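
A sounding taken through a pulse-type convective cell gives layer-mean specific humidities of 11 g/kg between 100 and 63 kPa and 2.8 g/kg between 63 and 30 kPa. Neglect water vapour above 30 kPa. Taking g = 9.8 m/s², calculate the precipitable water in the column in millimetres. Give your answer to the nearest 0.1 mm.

Precipitable water is the column-integrated vapour mass per unit area: PW = (1/g) Σ q̄ Δp, with q in kg/kg and Δp in Pa (1 kg/m² of water = 1 mm).
Layer 100–63 kPa: Δp = 370 hPa = 37000 Pa, q̄ = 0.011 kg/kg → 0.011 × 37000 / 9.8 = 41.53 mm
Layer 63–30 kPa: Δp = 330 hPa = 33000 Pa, q̄ = 0.0028 kg/kg → 0.0028 × 33000 / 9.8 = 9.43 mm
PW = 41.53 + 9.43 = 50.96 ≈ 51.0 mm.

PW ≈ 51.0 mm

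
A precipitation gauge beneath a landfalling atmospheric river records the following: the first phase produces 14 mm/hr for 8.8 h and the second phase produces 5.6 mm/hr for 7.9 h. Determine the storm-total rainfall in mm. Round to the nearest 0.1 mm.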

> _WHAT NEEDS TO BE DONE_: Could I ask you to return the records exactly and in full?

> _SOLUTION FOR THIS EXERCISE_:
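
A sounding taken through a pulse-type convective cell gives layer-mean specific humidities of 11 g/kg between 100 and 63 kPa and 2.8 g/kg between 63 and 30 kPa. Neglect water vapour above 30 kPa. Taking g = 9.8 m/s², calculate the precipitable water in the column in millimetres. Give your answer to the nearest 0.1 mm.

Precipitable water is the column-integrated vapour mass per unit area: PW = (1/g) Σ q̄ Δp, with q in kg/kg and Δp in Pa (1 kg/m² of water = 1 mm).
Layer 100–63 kPa: Δp = 370 hPa = 37000 Pa, q̄ = 0.011 kg/kg → 0.011 × 37000 / 9.8 = 41.53 mm
Layer 63–30 kPa: Δp = 330 hPa = 33000 Pa, q̄ = 0.0028 kg/kg → 0.0028 × 33000 / 9.8 = 9.43 mm
PW = 41.53 + 9.43 = 50.96 ≈ 51.0 mm.

PW ≈ 51.0 mm

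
A precipitation gauge beneath a landfalling atmospheric river records the following: the first phase produces 14 mm/hr for 8.8 h and the second phase produces 5.6 mm/hr for 7.9 h. Determine the storm-total rainfall in mm. Round to the nearest 0.1 mm.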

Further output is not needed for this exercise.